Information shown
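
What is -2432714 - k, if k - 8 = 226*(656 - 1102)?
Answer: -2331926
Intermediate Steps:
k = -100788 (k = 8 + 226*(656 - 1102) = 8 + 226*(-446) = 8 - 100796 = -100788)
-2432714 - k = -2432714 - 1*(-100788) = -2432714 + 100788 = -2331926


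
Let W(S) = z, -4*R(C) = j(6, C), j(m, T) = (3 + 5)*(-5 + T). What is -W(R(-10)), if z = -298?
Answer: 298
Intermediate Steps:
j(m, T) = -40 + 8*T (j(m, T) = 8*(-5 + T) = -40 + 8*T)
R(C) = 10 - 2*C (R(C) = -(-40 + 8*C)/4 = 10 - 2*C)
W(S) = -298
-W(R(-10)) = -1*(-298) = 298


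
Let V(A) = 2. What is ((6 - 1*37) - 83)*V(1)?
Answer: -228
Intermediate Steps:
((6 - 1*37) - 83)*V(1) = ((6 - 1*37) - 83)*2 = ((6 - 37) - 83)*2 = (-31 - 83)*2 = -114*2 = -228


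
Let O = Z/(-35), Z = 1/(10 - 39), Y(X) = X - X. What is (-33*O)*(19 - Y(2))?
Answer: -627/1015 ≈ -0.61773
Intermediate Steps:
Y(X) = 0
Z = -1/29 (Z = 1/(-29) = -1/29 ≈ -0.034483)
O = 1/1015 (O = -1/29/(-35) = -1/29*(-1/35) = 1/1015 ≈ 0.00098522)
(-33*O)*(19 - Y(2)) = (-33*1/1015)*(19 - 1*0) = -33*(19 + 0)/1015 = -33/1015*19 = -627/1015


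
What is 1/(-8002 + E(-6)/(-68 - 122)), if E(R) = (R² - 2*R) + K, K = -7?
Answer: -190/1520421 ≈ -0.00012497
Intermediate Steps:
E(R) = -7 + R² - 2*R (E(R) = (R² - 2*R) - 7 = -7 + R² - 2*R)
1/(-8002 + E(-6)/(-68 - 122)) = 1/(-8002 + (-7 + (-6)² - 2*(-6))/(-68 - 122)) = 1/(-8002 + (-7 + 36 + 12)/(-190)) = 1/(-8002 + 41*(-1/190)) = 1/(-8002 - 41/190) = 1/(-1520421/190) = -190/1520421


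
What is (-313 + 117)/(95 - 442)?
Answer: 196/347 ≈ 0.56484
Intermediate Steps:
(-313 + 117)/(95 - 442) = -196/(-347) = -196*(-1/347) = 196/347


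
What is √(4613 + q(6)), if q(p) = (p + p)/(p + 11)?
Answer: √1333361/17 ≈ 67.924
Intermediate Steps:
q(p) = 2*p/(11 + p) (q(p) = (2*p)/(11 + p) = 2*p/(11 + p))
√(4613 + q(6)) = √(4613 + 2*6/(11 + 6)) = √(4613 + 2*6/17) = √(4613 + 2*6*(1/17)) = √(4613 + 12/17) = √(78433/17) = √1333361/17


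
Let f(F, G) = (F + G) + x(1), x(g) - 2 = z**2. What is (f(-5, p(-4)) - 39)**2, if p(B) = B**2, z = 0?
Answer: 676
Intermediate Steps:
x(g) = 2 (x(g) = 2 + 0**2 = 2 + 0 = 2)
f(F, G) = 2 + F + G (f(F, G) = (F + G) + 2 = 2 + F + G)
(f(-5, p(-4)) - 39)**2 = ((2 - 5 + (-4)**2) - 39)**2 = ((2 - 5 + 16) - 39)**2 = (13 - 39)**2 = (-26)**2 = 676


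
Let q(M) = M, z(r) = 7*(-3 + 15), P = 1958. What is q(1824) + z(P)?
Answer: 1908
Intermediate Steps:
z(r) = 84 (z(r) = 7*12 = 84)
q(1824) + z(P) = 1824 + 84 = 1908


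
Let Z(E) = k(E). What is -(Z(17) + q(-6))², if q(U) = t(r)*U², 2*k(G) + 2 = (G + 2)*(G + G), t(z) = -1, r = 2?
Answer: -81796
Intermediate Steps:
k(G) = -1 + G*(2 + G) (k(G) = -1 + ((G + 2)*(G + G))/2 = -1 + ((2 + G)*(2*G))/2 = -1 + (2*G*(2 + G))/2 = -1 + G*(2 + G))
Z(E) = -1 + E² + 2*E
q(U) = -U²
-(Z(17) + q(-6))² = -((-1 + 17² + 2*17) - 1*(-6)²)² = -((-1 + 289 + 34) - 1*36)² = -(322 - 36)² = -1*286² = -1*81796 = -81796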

Your objective
Please repeat the material in full, keeping it exact.

Expected output
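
What is -2432714 - k, if k - 8 = 226*(656 - 1102)?
Answer: -2331926
Intermediate Steps:
k = -100788 (k = 8 + 226*(656 - 1102) = 8 + 226*(-446) = 8 - 100796 = -100788)
-2432714 - k = -2432714 - 1*(-100788) = -2432714 + 100788 = -2331926


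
Let W(S) = z, -4*R(C) = j(6, C), j(m, T) = (3 + 5)*(-5 + T). What is -W(R(-10)), if z = -298?
Answer: 298
Intermediate Steps:
j(m, T) = -40 + 8*T (j(m, T) = 8*(-5 + T) = -40 + 8*T)
R(C) = 10 - 2*C (R(C) = -(-40 + 8*C)/4 = 10 - 2*C)
W(S) = -298
-W(R(-10)) = -1*(-298) = 298


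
Let V(A) = 2. What is ((6 - 1*37) - 83)*V(1)?
Answer: -228
Intermediate Steps:
((6 - 1*37) - 83)*V(1) = ((6 - 1*37) - 83)*2 = ((6 - 37) - 83)*2 = (-31 - 83)*2 = -114*2 = -228


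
Let O = Z/(-35), Z = 1/(10 - 39), Y(X) = X - X. What is (-33*O)*(19 - Y(2))?
Answer: -627/1015 ≈ -0.61773
Intermediate Steps:
Y(X) = 0
Z = -1/29 (Z = 1/(-29) = -1/29 ≈ -0.034483)
O = 1/1015 (O = -1/29/(-35) = -1/29*(-1/35) = 1/1015 ≈ 0.00098522)
(-33*O)*(19 - Y(2)) = (-33*1/1015)*(19 - 1*0) = -33*(19 + 0)/1015 = -33/1015*19 = -627/1015


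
What is 1/(-8002 + E(-6)/(-68 - 122)), if E(R) = (R² - 2*R) + K, K = -7?
Answer: -190/1520421 ≈ -0.00012497
Intermediate Steps:
E(R) = -7 + R² - 2*R (E(R) = (R² - 2*R) - 7 = -7 + R² - 2*R)
1/(-8002 + E(-6)/(-68 - 122)) = 1/(-8002 + (-7 + (-6)² - 2*(-6))/(-68 - 122)) = 1/(-8002 + (-7 + 36 + 12)/(-190)) = 1/(-8002 + 41*(-1/190)) = 1/(-8002 - 41/190) = 1/(-1520421/190) = -190/1520421


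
What is (-313 + 117)/(95 - 442)?
Answer: 196/347 ≈ 0.56484
Intermediate Steps:
(-313 + 117)/(95 - 442) = -196/(-347) = -196*(-1/347) = 196/347


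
What is √(4613 + q(6)), if q(p) = (p + p)/(p + 11)?
Answer: √1333361/17 ≈ 67.924
Intermediate Steps:
q(p) = 2*p/(11 + p) (q(p) = (2*p)/(11 + p) = 2*p/(11 + p))
√(4613 + q(6)) = √(4613 + 2*6/(11 + 6)) = √(4613 + 2*6/17) = √(4613 + 2*6*(1/17)) = √(4613 + 12/17) = √(78433/17) = √1333361/17


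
Let f(F, G) = (F + G) + x(1), x(g) - 2 = z**2. What is (f(-5, p(-4)) - 39)**2, if p(B) = B**2, z = 0?
Answer: 676
Intermediate Steps:
x(g) = 2 (x(g) = 2 + 0**2 = 2 + 0 = 2)
f(F, G) = 2 + F + G (f(F, G) = (F + G) + 2 = 2 + F + G)
(f(-5, p(-4)) - 39)**2 = ((2 - 5 + (-4)**2) - 39)**2 = ((2 - 5 + 16) - 39)**2 = (13 - 39)**2 = (-26)**2 = 676


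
Let q(M) = M, z(r) = 7*(-3 + 15), P = 1958. What is q(1824) + z(P)?
Answer: 1908
Intermediate Steps:
z(r) = 84 (z(r) = 7*12 = 84)
q(1824) + z(P) = 1824 + 84 = 1908


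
Let Z(E) = k(E). What is -(Z(17) + q(-6))², if q(U) = t(r)*U², 2*k(G) + 2 = (G + 2)*(G + G), t(z) = -1, r = 2?
Answer: -81796
Intermediate Steps:
k(G) = -1 + G*(2 + G) (k(G) = -1 + ((G + 2)*(G + G))/2 = -1 + ((2 + G)*(2*G))/2 = -1 + (2*G*(2 + G))/2 = -1 + G*(2 + G))
Z(E) = -1 + E² + 2*E
q(U) = -U²
-(Z(17) + q(-6))² = -((-1 + 17² + 2*17) - 1*(-6)²)² = -((-1 + 289 + 34) - 1*36)² = -(322 - 36)² = -1*286² = -1*81796 = -81796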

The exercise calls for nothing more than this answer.